### SOURCE MATERIAL
--- START ---

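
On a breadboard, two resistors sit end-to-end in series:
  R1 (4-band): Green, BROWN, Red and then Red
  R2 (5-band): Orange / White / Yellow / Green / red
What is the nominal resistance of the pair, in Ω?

39405100 Ω

R1: green, brown → 51; red ×10^2 → 5100 Ω.
R2: orange, white, yellow → 394; green ×10^5 → 39400000 Ω.
Series: 5100 + 39400000 = 39405100 Ω.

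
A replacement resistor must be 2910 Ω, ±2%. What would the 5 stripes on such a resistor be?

2910 Ω = 291 × 10^1.
2 → red
9 → white
1 → brown
Multiplier 10^1 → brown.
±2% tolerance → red.

red, white, brown, brown, red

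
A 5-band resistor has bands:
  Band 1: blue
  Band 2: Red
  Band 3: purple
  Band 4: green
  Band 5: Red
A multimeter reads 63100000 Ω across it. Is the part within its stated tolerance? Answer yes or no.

yes

Blue → 6 (first significant figure)
Red → 2 (second significant figure)
Violet → 7 (third significant figure)
Green → ×10^5 multiplier
Red → ±2% tolerance
627 × 100000 = 62700000 Ω
Allowed range: 61446000 Ω to 63954000 Ω.
63100000 Ω lies inside that range.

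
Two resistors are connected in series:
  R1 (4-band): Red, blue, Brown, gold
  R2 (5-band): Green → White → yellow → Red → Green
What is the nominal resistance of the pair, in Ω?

R1: red, blue → 26; brown ×10 → 260 Ω.
R2: green, white, yellow → 594; red ×10^2 → 59400 Ω.
Series: 260 + 59400 = 59660 Ω.

59660 Ω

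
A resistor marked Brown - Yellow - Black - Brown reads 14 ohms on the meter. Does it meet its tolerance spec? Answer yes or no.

Brown → 1 (first significant figure)
Yellow → 4 (second significant figure)
Black → ×1 multiplier
Brown → ±1% tolerance
14 × 1 = 14 Ω
Allowed range: 13.86 Ω to 14.14 Ω.
14 ohms lies inside that range.

yes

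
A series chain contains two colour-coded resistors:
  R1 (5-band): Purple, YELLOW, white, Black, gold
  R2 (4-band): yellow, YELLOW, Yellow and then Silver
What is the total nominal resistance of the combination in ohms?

440749 Ω

R1: violet, yellow, white → 749; black ×1 → 749 Ω.
R2: yellow, yellow → 44; yellow ×10^4 → 440000 Ω.
Series: 749 + 440000 = 440749 Ω.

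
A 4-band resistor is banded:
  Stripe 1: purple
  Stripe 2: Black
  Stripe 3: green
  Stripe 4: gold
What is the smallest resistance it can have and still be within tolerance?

Violet → 7 (first significant figure)
Black → 0 (second significant figure)
Green → ×10^5 multiplier
Gold → ±5% tolerance
70 × 100000 = 7000000 Ω
Smallest = 7000000 × (1 − 5/100) = 6650000 Ω.

6650000 Ω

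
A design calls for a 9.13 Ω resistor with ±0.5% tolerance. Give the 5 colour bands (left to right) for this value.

white, brown, orange, silver, green

9.13 Ω = 913 × 10^-2.
9 → white
1 → brown
3 → orange
Multiplier 10^-2 → silver.
±0.5% tolerance → green.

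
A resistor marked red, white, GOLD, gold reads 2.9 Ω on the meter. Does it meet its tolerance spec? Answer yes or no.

yes

Red → 2 (first significant figure)
White → 9 (second significant figure)
Gold → ×0.1 multiplier
Gold → ±5% tolerance
29 × 0.1 = 2.9 Ω
Allowed range: 2.755 Ω to 3.045 Ω.
2.9 Ω lies inside that range.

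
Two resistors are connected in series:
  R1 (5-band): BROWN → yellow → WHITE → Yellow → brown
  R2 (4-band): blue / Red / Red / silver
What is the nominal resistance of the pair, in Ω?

R1: brown, yellow, white → 149; yellow ×10^4 → 1490000 Ω.
R2: blue, red → 62; red ×10^2 → 6200 Ω.
Series: 1490000 + 6200 = 1496200 Ω.

1496200 Ω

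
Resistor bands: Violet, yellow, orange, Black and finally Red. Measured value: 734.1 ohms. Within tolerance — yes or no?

yes

Violet → 7 (first significant figure)
Yellow → 4 (second significant figure)
Orange → 3 (third significant figure)
Black → ×1 multiplier
Red → ±2% tolerance
743 × 1 = 743 Ω
Allowed range: 728.14 Ω to 757.86 Ω.
734.1 ohms lies inside that range.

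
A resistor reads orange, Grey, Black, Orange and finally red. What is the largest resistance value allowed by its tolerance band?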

--- END ---

Retype the entries. Every line must match exactly.

### RESULT FOR THIS TASK
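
On a breadboard, two resistors sit end-to-end in series:
  R1 (4-band): Green, BROWN, Red and then Red
  R2 (5-band): Orange / White / Yellow / Green / red
What is the nominal resistance of the pair, in Ω?

39405100 Ω

R1: green, brown → 51; red ×10^2 → 5100 Ω.
R2: orange, white, yellow → 394; green ×10^5 → 39400000 Ω.
Series: 5100 + 39400000 = 39405100 Ω.

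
A replacement resistor must be 2910 Ω, ±2%. What would the 5 stripes on such a resistor be?

2910 Ω = 291 × 10^1.
2 → red
9 → white
1 → brown
Multiplier 10^1 → brown.
±2% tolerance → red.

red, white, brown, brown, red

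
A 5-band resistor has bands:
  Band 1: blue
  Band 2: Red
  Band 3: purple
  Band 4: green
  Band 5: Red
A multimeter reads 63100000 Ω across it. Is the part within its stated tolerance? Answer yes or no.

yes

Blue → 6 (first significant figure)
Red → 2 (second significant figure)
Violet → 7 (third significant figure)
Green → ×10^5 multiplier
Red → ±2% tolerance
627 × 100000 = 62700000 Ω
Allowed range: 61446000 Ω to 63954000 Ω.
63100000 Ω lies inside that range.

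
Two resistors are connected in series:
  R1 (4-band): Red, blue, Brown, gold
  R2 (5-band): Green → White → yellow → Red → Green
What is the nominal resistance of the pair, in Ω?

R1: red, blue → 26; brown ×10 → 260 Ω.
R2: green, white, yellow → 594; red ×10^2 → 59400 Ω.
Series: 260 + 59400 = 59660 Ω.

59660 Ω

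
A resistor marked Brown - Yellow - Black - Brown reads 14 ohms on the meter. Does it meet its tolerance spec? Answer yes or no.

Brown → 1 (first significant figure)
Yellow → 4 (second significant figure)
Black → ×1 multiplier
Brown → ±1% tolerance
14 × 1 = 14 Ω
Allowed range: 13.86 Ω to 14.14 Ω.
14 ohms lies inside that range.

yes

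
A series chain contains two colour-coded resistors:
  R1 (5-band): Purple, YELLOW, white, Black, gold
  R2 (4-band): yellow, YELLOW, Yellow and then Silver
What is the total nominal resistance of the combination in ohms?

440749 Ω

R1: violet, yellow, white → 749; black ×1 → 749 Ω.
R2: yellow, yellow → 44; yellow ×10^4 → 440000 Ω.
Series: 749 + 440000 = 440749 Ω.

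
A 4-band resistor is banded:
  Stripe 1: purple
  Stripe 2: Black
  Stripe 3: green
  Stripe 4: gold
What is the smallest resistance it can have and still be within tolerance?

Violet → 7 (first significant figure)
Black → 0 (second significant figure)
Green → ×10^5 multiplier
Gold → ±5% tolerance
70 × 100000 = 7000000 Ω
Smallest = 7000000 × (1 − 5/100) = 6650000 Ω.

6650000 Ω

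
A design calls for a 9.13 Ω resistor with ±0.5% tolerance. Give the 5 colour bands (left to right) for this value.

white, brown, orange, silver, green

9.13 Ω = 913 × 10^-2.
9 → white
1 → brown
3 → orange
Multiplier 10^-2 → silver.
±0.5% tolerance → green.

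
A resistor marked red, white, GOLD, gold reads 2.9 Ω on the meter. Does it meet its tolerance spec? Answer yes or no.

yes

Red → 2 (first significant figure)
White → 9 (second significant figure)
Gold → ×0.1 multiplier
Gold → ±5% tolerance
29 × 0.1 = 2.9 Ω
Allowed range: 2.755 Ω to 3.045 Ω.
2.9 Ω lies inside that range.

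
Two resistors are connected in series:
  R1 (5-band): BROWN → yellow → WHITE → Yellow → brown
  R2 (4-band): blue / Red / Red / silver
What is the nominal resistance of the pair, in Ω?

R1: brown, yellow, white → 149; yellow ×10^4 → 1490000 Ω.
R2: blue, red → 62; red ×10^2 → 6200 Ω.
Series: 1490000 + 6200 = 1496200 Ω.

1496200 Ω

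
Resistor bands: Violet, yellow, orange, Black and finally Red. Measured value: 734.1 ohms. Within tolerance — yes or no?

yes

Violet → 7 (first significant figure)
Yellow → 4 (second significant figure)
Orange → 3 (third significant figure)
Black → ×1 multiplier
Red → ±2% tolerance
743 × 1 = 743 Ω
Allowed range: 728.14 Ω to 757.86 Ω.
734.1 ohms lies inside that range.

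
A resistor reads orange, Grey, Black, Orange and finally red. What is the largest resistance value allowed by its tolerance band?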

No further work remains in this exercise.